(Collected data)

────────

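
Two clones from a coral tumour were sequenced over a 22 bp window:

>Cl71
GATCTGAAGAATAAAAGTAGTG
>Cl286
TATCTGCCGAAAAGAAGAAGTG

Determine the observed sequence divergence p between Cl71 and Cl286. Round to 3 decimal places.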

────────

▶ _The problem_
The records above should be restated word for word in their entirety.

▶ _Response area_
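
Two clones from a coral tumour were sequenced over a 22 bp window:

>Cl71
GATCTGAAGAATAAAAGTAGTG
>Cl286
TATCTGCCGAAAAGAAGAAGTG

Determine the observed sequence divergence p between Cl71 and Cl286. Round to 3 decimal places.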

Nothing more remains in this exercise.